[Start of Attachment]

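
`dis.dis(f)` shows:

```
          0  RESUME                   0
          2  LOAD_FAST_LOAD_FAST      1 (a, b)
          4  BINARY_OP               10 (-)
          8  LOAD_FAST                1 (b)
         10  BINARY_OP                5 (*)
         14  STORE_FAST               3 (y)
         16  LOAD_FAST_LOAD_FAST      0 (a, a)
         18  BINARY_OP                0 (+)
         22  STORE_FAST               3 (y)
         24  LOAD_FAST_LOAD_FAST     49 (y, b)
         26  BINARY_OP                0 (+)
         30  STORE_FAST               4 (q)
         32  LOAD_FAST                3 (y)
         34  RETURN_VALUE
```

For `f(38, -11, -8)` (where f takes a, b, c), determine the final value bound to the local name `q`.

65

LOAD_FAST_LOAD_FAST a,b → push 38,-11. Stack: [38, -11]
BINARY_OP - → 38 - -11 = 49. Stack: [49]
LOAD_FAST b → push -11. Stack: [49, -11]
BINARY_OP * → 49 * -11 = -539. Stack: [-539]
STORE_FAST y → y=-539. Stack: []
LOAD_FAST_LOAD_FAST a,a → push 38,38. Stack: [38, 38]
BINARY_OP + → 38 + 38 = 76. Stack: [76]
STORE_FAST y → y=76. Stack: []
LOAD_FAST_LOAD_FAST y,b → push 76,-11. Stack: [76, -11]
BINARY_OP + → 76 + -11 = 65. Stack: [65]
STORE_FAST q → q=65. Stack: []
LOAD_FAST y → push 76. Stack: [76]
RETURN_VALUE → return 76.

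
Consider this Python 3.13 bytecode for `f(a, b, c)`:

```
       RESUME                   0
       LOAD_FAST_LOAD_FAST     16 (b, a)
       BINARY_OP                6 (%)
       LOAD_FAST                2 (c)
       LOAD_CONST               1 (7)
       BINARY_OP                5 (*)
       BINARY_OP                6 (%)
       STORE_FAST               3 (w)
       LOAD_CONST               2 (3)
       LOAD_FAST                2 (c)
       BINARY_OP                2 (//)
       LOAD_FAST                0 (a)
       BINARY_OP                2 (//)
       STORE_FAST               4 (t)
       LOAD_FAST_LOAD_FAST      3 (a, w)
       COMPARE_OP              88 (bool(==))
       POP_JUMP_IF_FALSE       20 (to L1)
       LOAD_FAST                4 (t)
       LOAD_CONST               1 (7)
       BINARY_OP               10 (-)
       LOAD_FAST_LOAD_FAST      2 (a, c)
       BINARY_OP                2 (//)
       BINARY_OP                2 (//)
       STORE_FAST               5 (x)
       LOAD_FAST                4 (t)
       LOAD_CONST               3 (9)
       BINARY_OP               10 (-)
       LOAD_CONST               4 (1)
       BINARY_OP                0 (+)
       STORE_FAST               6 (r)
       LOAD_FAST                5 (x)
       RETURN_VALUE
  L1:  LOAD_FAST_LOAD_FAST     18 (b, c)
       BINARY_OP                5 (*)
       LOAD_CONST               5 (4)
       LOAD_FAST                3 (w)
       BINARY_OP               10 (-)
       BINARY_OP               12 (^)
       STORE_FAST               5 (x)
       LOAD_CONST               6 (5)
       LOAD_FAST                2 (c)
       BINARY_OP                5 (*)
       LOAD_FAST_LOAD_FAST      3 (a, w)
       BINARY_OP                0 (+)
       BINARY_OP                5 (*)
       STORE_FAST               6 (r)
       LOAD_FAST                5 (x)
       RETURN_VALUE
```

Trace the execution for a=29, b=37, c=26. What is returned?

-962

LOAD_FAST_LOAD_FAST b,a → push 37,29. Stack: [37, 29]
BINARY_OP % → 37 % 29 = 8. Stack: [8]
LOAD_FAST c → push 26. Stack: [8, 26]
LOAD_CONST → push 7. Stack: [8, 26, 7]
BINARY_OP * → 26 * 7 = 182. Stack: [8, 182]
BINARY_OP % → 8 % 182 = 8. Stack: [8]
STORE_FAST w → w=8. Stack: []
LOAD_CONST → push 3. Stack: [3]
LOAD_FAST c → push 26. Stack: [3, 26]
BINARY_OP // → 3 // 26 = 0. Stack: [0]
LOAD_FAST a → push 29. Stack: [0, 29]
BINARY_OP // → 0 // 29 = 0. Stack: [0]
STORE_FAST t → t=0. Stack: []
LOAD_FAST_LOAD_FAST a,w → push 29,8. Stack: [29, 8]
COMPARE_OP bool(==) → 29 vs 8 = False. Stack: [False]
POP_JUMP_IF_FALSE → pop False; jump. Stack: []
LOAD_FAST_LOAD_FAST b,c → push 37,26. Stack: [37, 26]
BINARY_OP * → 37 * 26 = 962. Stack: [962]
LOAD_CONST → push 4. Stack: [962, 4]
LOAD_FAST w → push 8. Stack: [962, 4, 8]
BINARY_OP - → 4 - 8 = -4. Stack: [962, -4]
BINARY_OP ^ → 962 ^ -4 = -962. Stack: [-962]
STORE_FAST x → x=-962. Stack: []
LOAD_CONST → push 5. Stack: [5]
LOAD_FAST c → push 26. Stack: [5, 26]
BINARY_OP * → 5 * 26 = 130. Stack: [130]
LOAD_FAST_LOAD_FAST a,w → push 29,8. Stack: [130, 29, 8]
BINARY_OP + → 29 + 8 = 37. Stack: [130, 37]
BINARY_OP * → 130 * 37 = 4810. Stack: [4810]
STORE_FAST r → r=4810. Stack: []
LOAD_FAST x → push -962. Stack: [-962]
RETURN_VALUE → return -962.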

[End of Attachment]

**Exercise description**:
Print the material word for word, with nothing left out.

**Solution for this task**:
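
`dis.dis(f)` shows:

```
          0  RESUME                   0
          2  LOAD_FAST_LOAD_FAST      1 (a, b)
          4  BINARY_OP               10 (-)
          8  LOAD_FAST                1 (b)
         10  BINARY_OP                5 (*)
         14  STORE_FAST               3 (y)
         16  LOAD_FAST_LOAD_FAST      0 (a, a)
         18  BINARY_OP                0 (+)
         22  STORE_FAST               3 (y)
         24  LOAD_FAST_LOAD_FAST     49 (y, b)
         26  BINARY_OP                0 (+)
         30  STORE_FAST               4 (q)
         32  LOAD_FAST                3 (y)
         34  RETURN_VALUE
```

For `f(38, -11, -8)` (where f takes a, b, c), determine the final value bound to the local name `q`.

65

LOAD_FAST_LOAD_FAST a,b → push 38,-11. Stack: [38, -11]
BINARY_OP - → 38 - -11 = 49. Stack: [49]
LOAD_FAST b → push -11. Stack: [49, -11]
BINARY_OP * → 49 * -11 = -539. Stack: [-539]
STORE_FAST y → y=-539. Stack: []
LOAD_FAST_LOAD_FAST a,a → push 38,38. Stack: [38, 38]
BINARY_OP + → 38 + 38 = 76. Stack: [76]
STORE_FAST y → y=76. Stack: []
LOAD_FAST_LOAD_FAST y,b → push 76,-11. Stack: [76, -11]
BINARY_OP + → 76 + -11 = 65. Stack: [65]
STORE_FAST q → q=65. Stack: []
LOAD_FAST y → push 76. Stack: [76]
RETURN_VALUE → return 76.

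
Consider this Python 3.13 bytecode for `f(a, b, c)`:

```
       RESUME                   0
       LOAD_FAST_LOAD_FAST     16 (b, a)
       BINARY_OP                6 (%)
       LOAD_FAST                2 (c)
       LOAD_CONST               1 (7)
       BINARY_OP                5 (*)
       BINARY_OP                6 (%)
       STORE_FAST               3 (w)
       LOAD_CONST               2 (3)
       LOAD_FAST                2 (c)
       BINARY_OP                2 (//)
       LOAD_FAST                0 (a)
       BINARY_OP                2 (//)
       STORE_FAST               4 (t)
       LOAD_FAST_LOAD_FAST      3 (a, w)
       COMPARE_OP              88 (bool(==))
       POP_JUMP_IF_FALSE       20 (to L1)
       LOAD_FAST                4 (t)
       LOAD_CONST               1 (7)
       BINARY_OP               10 (-)
       LOAD_FAST_LOAD_FAST      2 (a, c)
       BINARY_OP                2 (//)
       BINARY_OP                2 (//)
       STORE_FAST               5 (x)
       LOAD_FAST                4 (t)
       LOAD_CONST               3 (9)
       BINARY_OP               10 (-)
       LOAD_CONST               4 (1)
       BINARY_OP                0 (+)
       STORE_FAST               6 (r)
       LOAD_FAST                5 (x)
       RETURN_VALUE
  L1:  LOAD_FAST_LOAD_FAST     18 (b, c)
       BINARY_OP                5 (*)
       LOAD_CONST               5 (4)
       LOAD_FAST                3 (w)
       BINARY_OP               10 (-)
       BINARY_OP               12 (^)
       STORE_FAST               5 (x)
       LOAD_CONST               6 (5)
       LOAD_FAST                2 (c)
       BINARY_OP                5 (*)
       LOAD_FAST_LOAD_FAST      3 (a, w)
       BINARY_OP                0 (+)
       BINARY_OP                5 (*)
       STORE_FAST               6 (r)
       LOAD_FAST                5 (x)
       RETURN_VALUE
```

Trace the execution for a=29, b=37, c=26. What is returned?

-962

LOAD_FAST_LOAD_FAST b,a → push 37,29. Stack: [37, 29]
BINARY_OP % → 37 % 29 = 8. Stack: [8]
LOAD_FAST c → push 26. Stack: [8, 26]
LOAD_CONST → push 7. Stack: [8, 26, 7]
BINARY_OP * → 26 * 7 = 182. Stack: [8, 182]
BINARY_OP % → 8 % 182 = 8. Stack: [8]
STORE_FAST w → w=8. Stack: []
LOAD_CONST → push 3. Stack: [3]
LOAD_FAST c → push 26. Stack: [3, 26]
BINARY_OP // → 3 // 26 = 0. Stack: [0]
LOAD_FAST a → push 29. Stack: [0, 29]
BINARY_OP // → 0 // 29 = 0. Stack: [0]
STORE_FAST t → t=0. Stack: []
LOAD_FAST_LOAD_FAST a,w → push 29,8. Stack: [29, 8]
COMPARE_OP bool(==) → 29 vs 8 = False. Stack: [False]
POP_JUMP_IF_FALSE → pop False; jump. Stack: []
LOAD_FAST_LOAD_FAST b,c → push 37,26. Stack: [37, 26]
BINARY_OP * → 37 * 26 = 962. Stack: [962]
LOAD_CONST → push 4. Stack: [962, 4]
LOAD_FAST w → push 8. Stack: [962, 4, 8]
BINARY_OP - → 4 - 8 = -4. Stack: [962, -4]
BINARY_OP ^ → 962 ^ -4 = -962. Stack: [-962]
STORE_FAST x → x=-962. Stack: []
LOAD_CONST → push 5. Stack: [5]
LOAD_FAST c → push 26. Stack: [5, 26]
BINARY_OP * → 5 * 26 = 130. Stack: [130]
LOAD_FAST_LOAD_FAST a,w → push 29,8. Stack: [130, 29, 8]
BINARY_OP + → 29 + 8 = 37. Stack: [130, 37]
BINARY_OP * → 130 * 37 = 4810. Stack: [4810]
STORE_FAST r → r=4810. Stack: []
LOAD_FAST x → push -962. Stack: [-962]
RETURN_VALUE → return -962.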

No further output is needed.